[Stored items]
★ ★ ★ ★ ★
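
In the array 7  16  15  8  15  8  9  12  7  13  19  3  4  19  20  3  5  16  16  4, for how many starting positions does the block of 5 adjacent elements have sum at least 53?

[7, 16, 15, 8, 15] → sum 61  ≥ 53 ✓
[16, 15, 8, 15, 8] → sum 62  ≥ 53 ✓
[15, 8, 15, 8, 9] → sum 55  ≥ 53 ✓
[8, 15, 8, 9, 12] → sum 52
[15, 8, 9, 12, 7] → sum 51
[8, 9, 12, 7, 13] → sum 49
[9, 12, 7, 13, 19] → sum 60  ≥ 53 ✓
[12, 7, 13, 19, 3] → sum 54  ≥ 53 ✓
[7, 13, 19, 3, 4] → sum 46
[13, 19, 3, 4, 19] → sum 58  ≥ 53 ✓
[19, 3, 4, 19, 20] → sum 65  ≥ 53 ✓
[3, 4, 19, 20, 3] → sum 49
[4, 19, 20, 3, 5] → sum 51
[19, 20, 3, 5, 16] → sum 63  ≥ 53 ✓
[20, 3, 5, 16, 16] → sum 60  ≥ 53 ✓
[3, 5, 16, 16, 4] → sum 44
9 windows satisfy the condition.

9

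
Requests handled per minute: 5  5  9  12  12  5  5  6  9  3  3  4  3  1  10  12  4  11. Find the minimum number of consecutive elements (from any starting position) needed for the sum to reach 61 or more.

8

Extend right; whenever the sum reaches 61, record the length and shrink from the left:
add 5: running sum 5 < 61
add 5: running sum 10 < 61
add 9: running sum 19 < 61
add 12: running sum 31 < 61
add 12: running sum 43 < 61
add 5: running sum 48 < 61
add 5: running sum 53 < 61
add 6: running sum 59 < 61
add 9: shortest ending here [5, 9, 12, 12, 5, 5, 6, 9] sum 63, len 8
add 3: shortest ending here [9, 12, 12, 5, 5, 6, 9, 3] sum 61, len 8
add 3: shortest ending here [9, 12, 12, 5, 5, 6, 9, 3, 3] sum 64, len 9
add 4: shortest ending here [9, 12, 12, 5, 5, 6, 9, 3, 3, 4] sum 68, len 10
add 3: shortest ending here [12, 12, 5, 5, 6, 9, 3, 3, 4, 3] sum 62, len 10
add 1: shortest ending here [12, 12, 5, 5, 6, 9, 3, 3, 4, 3, 1] sum 63, len 11
add 10: shortest ending here [12, 5, 5, 6, 9, 3, 3, 4, 3, 1, 10] sum 61, len 11
add 12: shortest ending here [5, 5, 6, 9, 3, 3, 4, 3, 1, 10, 12] sum 61, len 11
add 4: shortest ending here [5, 5, 6, 9, 3, 3, 4, 3, 1, 10, 12, 4] sum 65, len 12
add 11: shortest ending here [6, 9, 3, 3, 4, 3, 1, 10, 12, 4, 11] sum 66, len 11
Shortest qualifying length: 8.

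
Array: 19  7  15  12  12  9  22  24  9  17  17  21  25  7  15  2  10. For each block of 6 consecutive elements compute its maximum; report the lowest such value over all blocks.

19

(19, 7, 15, 12, 12, 9) → max 19
(7, 15, 12, 12, 9, 22) → max 22
(15, 12, 12, 9, 22, 24) → max 24
(12, 12, 9, 22, 24, 9) → max 24
(12, 9, 22, 24, 9, 17) → max 24
(9, 22, 24, 9, 17, 17) → max 24
(22, 24, 9, 17, 17, 21) → max 24
(24, 9, 17, 17, 21, 25) → max 25
(9, 17, 17, 21, 25, 7) → max 25
(17, 17, 21, 25, 7, 15) → max 25
(17, 21, 25, 7, 15, 2) → max 25
(21, 25, 7, 15, 2, 10) → max 25
Lowest of these is 19.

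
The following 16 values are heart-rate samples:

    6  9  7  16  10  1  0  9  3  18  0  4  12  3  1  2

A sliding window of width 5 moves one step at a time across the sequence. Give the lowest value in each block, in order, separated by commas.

Sliding a size-5 window across the 16 values:
(6, 9, 7, 16, 10) → min 6
(9, 7, 16, 10, 1) → min 1
(7, 16, 10, 1, 0) → min 0
(16, 10, 1, 0, 9) → min 0
(10, 1, 0, 9, 3) → min 0
(1, 0, 9, 3, 18) → min 0
(0, 9, 3, 18, 0) → min 0
(9, 3, 18, 0, 4) → min 0
(3, 18, 0, 4, 12) → min 0
(18, 0, 4, 12, 3) → min 0
(0, 4, 12, 3, 1) → min 0
(4, 12, 3, 1, 2) → min 1

6, 1, 0, 0, 0, 0, 0, 0, 0, 0, 0, 1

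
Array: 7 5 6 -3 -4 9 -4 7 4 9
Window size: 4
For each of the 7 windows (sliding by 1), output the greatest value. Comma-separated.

7 5 6 -3 → max 7
5 6 -3 -4 → max 6
6 -3 -4 9 → max 9
-3 -4 9 -4 → max 9
-4 9 -4 7 → max 9
9 -4 7 4 → max 9
-4 7 4 9 → max 9

7, 6, 9, 9, 9, 9, 9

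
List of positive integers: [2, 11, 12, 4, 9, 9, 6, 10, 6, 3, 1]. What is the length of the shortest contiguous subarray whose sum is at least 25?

3

Extend right; whenever the sum reaches 25, record the length and shrink from the left:
add 2: running sum 2 < 25
add 11: running sum 13 < 25
end 2: [2, 11, 12] sum 25, len 3
end 3: [11, 12, 4] sum 27, len 3
end 4: [12, 4, 9] sum 25, len 3
end 5: [12, 4, 9, 9] sum 34, len 4
end 6: [4, 9, 9, 6] sum 28, len 4
end 7: [9, 6, 10] sum 25, len 3
end 8: [9, 6, 10, 6] sum 31, len 4
end 9: [6, 10, 6, 3] sum 25, len 4
end 10: [6, 10, 6, 3, 1] sum 26, len 5
Shortest qualifying length: 3.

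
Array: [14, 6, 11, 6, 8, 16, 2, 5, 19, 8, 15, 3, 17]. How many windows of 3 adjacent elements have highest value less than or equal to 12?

14 6 11 → max 14
6 11 6 → max 11  ≤ 12 ✓
11 6 8 → max 11  ≤ 12 ✓
6 8 16 → max 16
8 16 2 → max 16
16 2 5 → max 16
2 5 19 → max 19
5 19 8 → max 19
19 8 15 → max 19
8 15 3 → max 15
15 3 17 → max 17
2 windows satisfy the condition.

2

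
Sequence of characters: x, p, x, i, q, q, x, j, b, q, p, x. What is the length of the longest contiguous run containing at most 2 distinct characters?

3

[x] 1 distinct, len 1
[x, p] 2 distinct, len 2
[x, p, x] 2 distinct, len 3
[x, i] 2 distinct, len 2
[i, q] 2 distinct, len 2
[i, q, q] 2 distinct, len 3
[q, q, x] 2 distinct, len 3
[x, j] 2 distinct, len 2
[j, b] 2 distinct, len 2
[b, q] 2 distinct, len 2
[q, p] 2 distinct, len 2
[p, x] 2 distinct, len 2
Longest length with ≤2 distinct: 3.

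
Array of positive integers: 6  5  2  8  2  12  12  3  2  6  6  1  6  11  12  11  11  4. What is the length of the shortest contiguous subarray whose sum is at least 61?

8

add 6: running sum 6 < 61
add 5: running sum 11 < 61
add 2: running sum 13 < 61
add 8: running sum 21 < 61
add 2: running sum 23 < 61
add 12: running sum 35 < 61
add 12: running sum 47 < 61
add 3: running sum 50 < 61
add 2: running sum 52 < 61
add 6: running sum 58 < 61
add 6: shortest ending here [6, 5, 2, 8, 2, 12, 12, 3, 2, 6, 6] sum 64, len 11
add 1: shortest ending here [6, 5, 2, 8, 2, 12, 12, 3, 2, 6, 6, 1] sum 65, len 12
add 6: shortest ending here [5, 2, 8, 2, 12, 12, 3, 2, 6, 6, 1, 6] sum 65, len 12
add 11: shortest ending here [2, 12, 12, 3, 2, 6, 6, 1, 6, 11] sum 61, len 10
add 12: shortest ending here [12, 12, 3, 2, 6, 6, 1, 6, 11, 12] sum 71, len 10
add 11: shortest ending here [12, 3, 2, 6, 6, 1, 6, 11, 12, 11] sum 70, len 10
add 11: shortest ending here [6, 6, 1, 6, 11, 12, 11, 11] sum 64, len 8
add 4: shortest ending here [6, 1, 6, 11, 12, 11, 11, 4] sum 62, len 8
Shortest qualifying length: 8.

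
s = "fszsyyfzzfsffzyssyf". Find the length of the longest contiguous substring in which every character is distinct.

add f: [f] len 1
add s: [f, s] len 2
add z: [f, s, z] len 3
add s (repeat s, move left end past it): [z, s] len 2
add y: [z, s, y] len 3
add y (repeat y, move left end past it): [y] len 1
add f: [y, f] len 2
add z: [y, f, z] len 3
add z (repeat z, move left end past it): [z] len 1
add f: [z, f] len 2
add s: [z, f, s] len 3
add f (repeat f, move left end past it): [s, f] len 2
add f (repeat f, move left end past it): [f] len 1
add z: [f, z] len 2
add y: [f, z, y] len 3
add s: [f, z, y, s] len 4
add s (repeat s, move left end past it): [s] len 1
add y: [s, y] len 2
add f: [s, y, f] len 3
Longest all-distinct length: 4.

4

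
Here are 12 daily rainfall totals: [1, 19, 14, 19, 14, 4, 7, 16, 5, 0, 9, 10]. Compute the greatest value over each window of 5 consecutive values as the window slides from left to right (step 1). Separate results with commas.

19, 19, 19, 19, 16, 16, 16, 16

[1, 19, 14, 19, 14] → max 19
[19, 14, 19, 14, 4] → max 19
[14, 19, 14, 4, 7] → max 19
[19, 14, 4, 7, 16] → max 19
[14, 4, 7, 16, 5] → max 16
[4, 7, 16, 5, 0] → max 16
[7, 16, 5, 0, 9] → max 16
[16, 5, 0, 9, 10] → max 16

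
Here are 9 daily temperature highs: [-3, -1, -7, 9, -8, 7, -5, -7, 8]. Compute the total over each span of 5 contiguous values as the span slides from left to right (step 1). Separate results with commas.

-10, 0, -4, -4, -5

-3 -1 -7 9 -8 → sum -10
-1 -7 9 -8 7 → sum 0
-7 9 -8 7 -5 → sum -4
9 -8 7 -5 -7 → sum -4
-8 7 -5 -7 8 → sum -5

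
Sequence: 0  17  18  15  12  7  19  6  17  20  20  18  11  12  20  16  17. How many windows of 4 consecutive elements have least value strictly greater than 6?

9

[0, 17, 18, 15] → min 0
[17, 18, 15, 12] → min 12  > 6 ✓
[18, 15, 12, 7] → min 7  > 6 ✓
[15, 12, 7, 19] → min 7  > 6 ✓
[12, 7, 19, 6] → min 6
[7, 19, 6, 17] → min 6
[19, 6, 17, 20] → min 6
[6, 17, 20, 20] → min 6
[17, 20, 20, 18] → min 17  > 6 ✓
[20, 20, 18, 11] → min 11  > 6 ✓
[20, 18, 11, 12] → min 11  > 6 ✓
[18, 11, 12, 20] → min 11  > 6 ✓
[11, 12, 20, 16] → min 11  > 6 ✓
[12, 20, 16, 17] → min 12  > 6 ✓
9 windows satisfy the condition.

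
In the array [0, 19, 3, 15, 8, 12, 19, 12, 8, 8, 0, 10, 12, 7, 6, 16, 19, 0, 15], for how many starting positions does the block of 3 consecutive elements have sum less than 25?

(0, 19, 3) → sum 22  < 25 ✓
(19, 3, 15) → sum 37
(3, 15, 8) → sum 26
(15, 8, 12) → sum 35
(8, 12, 19) → sum 39
(12, 19, 12) → sum 43
(19, 12, 8) → sum 39
(12, 8, 8) → sum 28
(8, 8, 0) → sum 16  < 25 ✓
(8, 0, 10) → sum 18  < 25 ✓
(0, 10, 12) → sum 22  < 25 ✓
(10, 12, 7) → sum 29
(12, 7, 6) → sum 25
(7, 6, 16) → sum 29
(6, 16, 19) → sum 41
(16, 19, 0) → sum 35
(19, 0, 15) → sum 34
4 windows satisfy the condition.

4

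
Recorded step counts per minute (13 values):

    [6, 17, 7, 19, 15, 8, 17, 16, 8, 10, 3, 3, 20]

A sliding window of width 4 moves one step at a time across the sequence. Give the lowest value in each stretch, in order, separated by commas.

[6, 17, 7, 19] → min 6
[17, 7, 19, 15] → min 7
[7, 19, 15, 8] → min 7
[19, 15, 8, 17] → min 8
[15, 8, 17, 16] → min 8
[8, 17, 16, 8] → min 8
[17, 16, 8, 10] → min 8
[16, 8, 10, 3] → min 3
[8, 10, 3, 3] → min 3
[10, 3, 3, 20] → min 3

6, 7, 7, 8, 8, 8, 8, 3, 3, 3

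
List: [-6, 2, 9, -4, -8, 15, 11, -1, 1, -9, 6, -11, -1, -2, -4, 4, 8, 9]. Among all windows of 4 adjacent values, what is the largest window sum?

(-6, 2, 9, -4) → sum 1
(2, 9, -4, -8) → sum -1
(9, -4, -8, 15) → sum 12
(-4, -8, 15, 11) → sum 14
(-8, 15, 11, -1) → sum 17
(15, 11, -1, 1) → sum 26
(11, -1, 1, -9) → sum 2
(-1, 1, -9, 6) → sum -3
(1, -9, 6, -11) → sum -13
(-9, 6, -11, -1) → sum -15
(6, -11, -1, -2) → sum -8
(-11, -1, -2, -4) → sum -18
(-1, -2, -4, 4) → sum -3
(-2, -4, 4, 8) → sum 6
(-4, 4, 8, 9) → sum 17
Largest of these is 26.

26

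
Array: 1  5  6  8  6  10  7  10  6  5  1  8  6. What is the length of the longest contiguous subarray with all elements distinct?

6

add 1: [1] len 1
add 5: [1, 5] len 2
add 6: [1, 5, 6] len 3
add 8: [1, 5, 6, 8] len 4
add 6 (repeat 6, move left end past it): [8, 6] len 2
add 10: [8, 6, 10] len 3
add 7: [8, 6, 10, 7] len 4
add 10 (repeat 10, move left end past it): [7, 10] len 2
add 6: [7, 10, 6] len 3
add 5: [7, 10, 6, 5] len 4
add 1: [7, 10, 6, 5, 1] len 5
add 8: [7, 10, 6, 5, 1, 8] len 6
add 6 (repeat 6, move left end past it): [5, 1, 8, 6] len 4
Longest all-distinct length: 6.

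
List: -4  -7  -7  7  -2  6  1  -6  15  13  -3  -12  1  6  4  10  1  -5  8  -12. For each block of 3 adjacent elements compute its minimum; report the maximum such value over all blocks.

4

[-4, -7, -7] → min -7
[-7, -7, 7] → min -7
[-7, 7, -2] → min -7
[7, -2, 6] → min -2
[-2, 6, 1] → min -2
[6, 1, -6] → min -6
[1, -6, 15] → min -6
[-6, 15, 13] → min -6
[15, 13, -3] → min -3
[13, -3, -12] → min -12
[-3, -12, 1] → min -12
[-12, 1, 6] → min -12
[1, 6, 4] → min 1
[6, 4, 10] → min 4
[4, 10, 1] → min 1
[10, 1, -5] → min -5
[1, -5, 8] → min -5
[-5, 8, -12] → min -12
Maximum of these is 4.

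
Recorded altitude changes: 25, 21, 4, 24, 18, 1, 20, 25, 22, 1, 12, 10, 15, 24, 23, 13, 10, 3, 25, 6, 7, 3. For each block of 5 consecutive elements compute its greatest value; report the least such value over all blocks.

22

25 21 4 24 18 → max 25
21 4 24 18 1 → max 24
4 24 18 1 20 → max 24
24 18 1 20 25 → max 25
18 1 20 25 22 → max 25
1 20 25 22 1 → max 25
20 25 22 1 12 → max 25
25 22 1 12 10 → max 25
22 1 12 10 15 → max 22
1 12 10 15 24 → max 24
12 10 15 24 23 → max 24
10 15 24 23 13 → max 24
15 24 23 13 10 → max 24
24 23 13 10 3 → max 24
23 13 10 3 25 → max 25
13 10 3 25 6 → max 25
10 3 25 6 7 → max 25
3 25 6 7 3 → max 25
Least of these is 22.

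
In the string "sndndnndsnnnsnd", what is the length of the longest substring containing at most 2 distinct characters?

7

[s] 1 distinct, len 1
[s, n] 2 distinct, len 2
[n, d] 2 distinct, len 2
[n, d, n] 2 distinct, len 3
[n, d, n, d] 2 distinct, len 4
[n, d, n, d, n] 2 distinct, len 5
[n, d, n, d, n, n] 2 distinct, len 6
[n, d, n, d, n, n, d] 2 distinct, len 7
[d, s] 2 distinct, len 2
[s, n] 2 distinct, len 2
[s, n, n] 2 distinct, len 3
[s, n, n, n] 2 distinct, len 4
[s, n, n, n, s] 2 distinct, len 5
[s, n, n, n, s, n] 2 distinct, len 6
[n, d] 2 distinct, len 2
Longest length with ≤2 distinct: 7.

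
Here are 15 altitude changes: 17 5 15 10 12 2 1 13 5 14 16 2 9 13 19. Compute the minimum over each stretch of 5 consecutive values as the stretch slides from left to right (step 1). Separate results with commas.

5, 2, 1, 1, 1, 1, 1, 2, 2, 2, 2

[17, 5, 15, 10, 12] → min 5
[5, 15, 10, 12, 2] → min 2
[15, 10, 12, 2, 1] → min 1
[10, 12, 2, 1, 13] → min 1
[12, 2, 1, 13, 5] → min 1
[2, 1, 13, 5, 14] → min 1
[1, 13, 5, 14, 16] → min 1
[13, 5, 14, 16, 2] → min 2
[5, 14, 16, 2, 9] → min 2
[14, 16, 2, 9, 13] → min 2
[16, 2, 9, 13, 19] → min 2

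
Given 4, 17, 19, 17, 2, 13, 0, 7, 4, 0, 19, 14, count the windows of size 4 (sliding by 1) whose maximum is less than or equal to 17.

4 17 19 17 → max 19
17 19 17 2 → max 19
19 17 2 13 → max 19
17 2 13 0 → max 17  ≤ 17 ✓
2 13 0 7 → max 13  ≤ 17 ✓
13 0 7 4 → max 13  ≤ 17 ✓
0 7 4 0 → max 7  ≤ 17 ✓
7 4 0 19 → max 19
4 0 19 14 → max 19
4 windows satisfy the condition.

4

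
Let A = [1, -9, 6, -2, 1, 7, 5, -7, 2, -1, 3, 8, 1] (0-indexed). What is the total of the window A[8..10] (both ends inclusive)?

Elements at indices 8..10: 2, -1, 3
sum(2, -1, 3) = 4

4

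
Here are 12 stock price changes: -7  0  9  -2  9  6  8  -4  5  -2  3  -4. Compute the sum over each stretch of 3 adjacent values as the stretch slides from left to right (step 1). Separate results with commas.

[-7, 0, 9] → sum 2
[0, 9, -2] → sum 7
[9, -2, 9] → sum 16
[-2, 9, 6] → sum 13
[9, 6, 8] → sum 23
[6, 8, -4] → sum 10
[8, -4, 5] → sum 9
[-4, 5, -2] → sum -1
[5, -2, 3] → sum 6
[-2, 3, -4] → sum -3

2, 7, 16, 13, 23, 10, 9, -1, 6, -3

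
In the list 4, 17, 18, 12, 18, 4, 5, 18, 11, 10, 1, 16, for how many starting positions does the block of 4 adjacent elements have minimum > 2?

7

(4, 17, 18, 12) → min 4  > 2 ✓
(17, 18, 12, 18) → min 12  > 2 ✓
(18, 12, 18, 4) → min 4  > 2 ✓
(12, 18, 4, 5) → min 4  > 2 ✓
(18, 4, 5, 18) → min 4  > 2 ✓
(4, 5, 18, 11) → min 4  > 2 ✓
(5, 18, 11, 10) → min 5  > 2 ✓
(18, 11, 10, 1) → min 1
(11, 10, 1, 16) → min 1
7 windows satisfy the condition.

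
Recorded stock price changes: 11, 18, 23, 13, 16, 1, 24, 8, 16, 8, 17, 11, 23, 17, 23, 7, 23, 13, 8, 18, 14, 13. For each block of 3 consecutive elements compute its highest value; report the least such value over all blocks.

16

Each size-3 window and its max:
[11, 18, 23] → max 23
[18, 23, 13] → max 23
[23, 13, 16] → max 23
[13, 16, 1] → max 16
[16, 1, 24] → max 24
[1, 24, 8] → max 24
[24, 8, 16] → max 24
[8, 16, 8] → max 16
[16, 8, 17] → max 17
[8, 17, 11] → max 17
[17, 11, 23] → max 23
[11, 23, 17] → max 23
[23, 17, 23] → max 23
[17, 23, 7] → max 23
[23, 7, 23] → max 23
[7, 23, 13] → max 23
[23, 13, 8] → max 23
[13, 8, 18] → max 18
[8, 18, 14] → max 18
[18, 14, 13] → max 18
Least of these is 16.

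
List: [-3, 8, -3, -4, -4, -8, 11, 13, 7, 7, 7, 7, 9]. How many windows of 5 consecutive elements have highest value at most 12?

-3 8 -3 -4 -4 → max 8  ≤ 12 ✓
8 -3 -4 -4 -8 → max 8  ≤ 12 ✓
-3 -4 -4 -8 11 → max 11  ≤ 12 ✓
-4 -4 -8 11 13 → max 13
-4 -8 11 13 7 → max 13
-8 11 13 7 7 → max 13
11 13 7 7 7 → max 13
13 7 7 7 7 → max 13
7 7 7 7 9 → max 9  ≤ 12 ✓
4 windows satisfy the condition.

4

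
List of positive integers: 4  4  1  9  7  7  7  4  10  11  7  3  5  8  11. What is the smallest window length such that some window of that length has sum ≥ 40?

add 4: running sum 4 < 40
add 4: running sum 8 < 40
add 1: running sum 9 < 40
add 9: running sum 18 < 40
add 7: running sum 25 < 40
add 7: running sum 32 < 40
add 7: running sum 39 < 40
end 7: [4, 4, 1, 9, 7, 7, 7, 4] sum 43, len 8
end 8: [9, 7, 7, 7, 4, 10] sum 44, len 6
end 9: [7, 7, 7, 4, 10, 11] sum 46, len 6
end 10: [7, 7, 4, 10, 11, 7] sum 46, len 6
end 11: [7, 4, 10, 11, 7, 3] sum 42, len 6
end 12: [4, 10, 11, 7, 3, 5] sum 40, len 6
end 13: [10, 11, 7, 3, 5, 8] sum 44, len 6
end 14: [11, 7, 3, 5, 8, 11] sum 45, len 6
Shortest qualifying length: 6.

6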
★ ★ ★ ★ ★
About this exercise:
What goes in the answer is the run of lines from the one holding "Recorded stock price" to the end of the entries, reproduced exactly and with nothing else.

Result for this task:
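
Recorded stock price changes: 11, 18, 23, 13, 16, 1, 24, 8, 16, 8, 17, 11, 23, 17, 23, 7, 23, 13, 8, 18, 14, 13. For each block of 3 consecutive elements compute its highest value; report the least such value over all blocks.

16

Each size-3 window and its max:
[11, 18, 23] → max 23
[18, 23, 13] → max 23
[23, 13, 16] → max 23
[13, 16, 1] → max 16
[16, 1, 24] → max 24
[1, 24, 8] → max 24
[24, 8, 16] → max 24
[8, 16, 8] → max 16
[16, 8, 17] → max 17
[8, 17, 11] → max 17
[17, 11, 23] → max 23
[11, 23, 17] → max 23
[23, 17, 23] → max 23
[17, 23, 7] → max 23
[23, 7, 23] → max 23
[7, 23, 13] → max 23
[23, 13, 8] → max 23
[13, 8, 18] → max 18
[8, 18, 14] → max 18
[18, 14, 13] → max 18
Least of these is 16.

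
List: [-3, 8, -3, -4, -4, -8, 11, 13, 7, 7, 7, 7, 9]. How many windows of 5 consecutive elements have highest value at most 12?

-3 8 -3 -4 -4 → max 8  ≤ 12 ✓
8 -3 -4 -4 -8 → max 8  ≤ 12 ✓
-3 -4 -4 -8 11 → max 11  ≤ 12 ✓
-4 -4 -8 11 13 → max 13
-4 -8 11 13 7 → max 13
-8 11 13 7 7 → max 13
11 13 7 7 7 → max 13
13 7 7 7 7 → max 13
7 7 7 7 9 → max 9  ≤ 12 ✓
4 windows satisfy the condition.

4

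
List of positive integers: 4  4  1  9  7  7  7  4  10  11  7  3  5  8  11. What is the smallest window length such that some window of that length has sum ≥ 40?

add 4: running sum 4 < 40
add 4: running sum 8 < 40
add 1: running sum 9 < 40
add 9: running sum 18 < 40
add 7: running sum 25 < 40
add 7: running sum 32 < 40
add 7: running sum 39 < 40
end 7: [4, 4, 1, 9, 7, 7, 7, 4] sum 43, len 8
end 8: [9, 7, 7, 7, 4, 10] sum 44, len 6
end 9: [7, 7, 7, 4, 10, 11] sum 46, len 6
end 10: [7, 7, 4, 10, 11, 7] sum 46, len 6
end 11: [7, 4, 10, 11, 7, 3] sum 42, len 6
end 12: [4, 10, 11, 7, 3, 5] sum 40, len 6
end 13: [10, 11, 7, 3, 5, 8] sum 44, len 6
end 14: [11, 7, 3, 5, 8, 11] sum 45, len 6
Shortest qualifying length: 6.

6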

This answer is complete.